RECORDS FOR THE TASK.
= = =
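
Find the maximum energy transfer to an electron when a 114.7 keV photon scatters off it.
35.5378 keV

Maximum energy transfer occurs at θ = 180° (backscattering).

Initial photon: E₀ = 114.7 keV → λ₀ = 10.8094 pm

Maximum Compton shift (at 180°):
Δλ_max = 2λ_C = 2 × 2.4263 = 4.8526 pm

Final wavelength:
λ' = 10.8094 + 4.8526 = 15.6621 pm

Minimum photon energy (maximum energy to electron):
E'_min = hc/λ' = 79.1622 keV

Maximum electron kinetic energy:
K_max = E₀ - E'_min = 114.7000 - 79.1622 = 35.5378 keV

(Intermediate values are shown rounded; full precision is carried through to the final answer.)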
= = =
EXERCISE OBJECTIVE. Retype the records above exactly, so that no line differs from its source.

ANSWER FOR THIS EXERCISE.
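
Find the maximum energy transfer to an electron when a 114.7 keV photon scatters off it.
35.5378 keV

Maximum energy transfer occurs at θ = 180° (backscattering).

Initial photon: E₀ = 114.7 keV → λ₀ = 10.8094 pm

Maximum Compton shift (at 180°):
Δλ_max = 2λ_C = 2 × 2.4263 = 4.8526 pm

Final wavelength:
λ' = 10.8094 + 4.8526 = 15.6621 pm

Minimum photon energy (maximum energy to electron):
E'_min = hc/λ' = 79.1622 keV

Maximum electron kinetic energy:
K_max = E₀ - E'_min = 114.7000 - 79.1622 = 35.5378 keV

(Intermediate values are shown rounded; full precision is carried through to the final answer.)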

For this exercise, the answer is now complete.